(Stored items)

☆ ☆ ☆ ☆ ☆

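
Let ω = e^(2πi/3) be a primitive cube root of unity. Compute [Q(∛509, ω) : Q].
[Q(∛509, ω) : Q] = 6

[Q(∛509):Q] = 3 (min poly x^3 - 509, irreducible since 509 is not a perfect cube). [Q(ω):Q] = 2 (min poly x^2 + x + 1). Since Q(∛509) ⊂ R and ω ∉ R, we have ω ∉ Q(∛509), so x^2 + x + 1 remains irreducible over Q(∛509) and [Q(∛509, ω) : Q(∛509)] = 2. By the tower law, [Q(∛509, ω) : Q] = 3 · 2 = 6. (In fact Q(∛509, ω) is the splitting field of x^3 - 509 over Q.)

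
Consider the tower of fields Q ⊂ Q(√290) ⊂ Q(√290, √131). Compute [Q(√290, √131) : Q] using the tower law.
[Q(√290, √131) : Q] = 4

[Q(√290):Q] = 2 (min poly x^2 - 290, irreducible since 290 is squarefree > 1). For the top step, suppose √131 ∈ Q(√290), say √131 = c + d√290 with c, d ∈ Q. Squaring: 131 = c^2 + 290d^2 + 2cd√290. Since √290 ∉ Q this forces 2cd = 0. If d = 0 then √131 = c ∈ Q, contradicting 131 squarefree > 1. If c = 0 then 131 = 290d^2, so 290·131 = (290d)^2 is a perfect square in Q — but 290·131 = 37990 is not a perfect square (since 290 and 131 are distinct squarefree integers). Contradiction. Hence √131 ∉ Q(√290), so x^2 - 131 stays irreducible over Q(√290) and [Q(√290, √131) : Q(√290)] = 2. By the tower law, [Q(√290, √131) : Q] = 2 · 2 = 4.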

☆ ☆ ☆ ☆ ☆

All lines from the one with "Consider the tower" through the end of the records need to be copied exactly, and no other lines.

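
Consider the tower of fields Q ⊂ Q(√290) ⊂ Q(√290, √131). Compute [Q(√290, √131) : Q] using the tower law.
[Q(√290, √131) : Q] = 4

[Q(√290):Q] = 2 (min poly x^2 - 290, irreducible since 290 is squarefree > 1). For the top step, suppose √131 ∈ Q(√290), say √131 = c + d√290 with c, d ∈ Q. Squaring: 131 = c^2 + 290d^2 + 2cd√290. Since √290 ∉ Q this forces 2cd = 0. If d = 0 then √131 = c ∈ Q, contradicting 131 squarefree > 1. If c = 0 then 131 = 290d^2, so 290·131 = (290d)^2 is a perfect square in Q — but 290·131 = 37990 is not a perfect square (since 290 and 131 are distinct squarefree integers). Contradiction. Hence √131 ∉ Q(√290), so x^2 - 131 stays irreducible over Q(√290) and [Q(√290, √131) : Q(√290)] = 2. By the tower law, [Q(√290, √131) : Q] = 2 · 2 = 4.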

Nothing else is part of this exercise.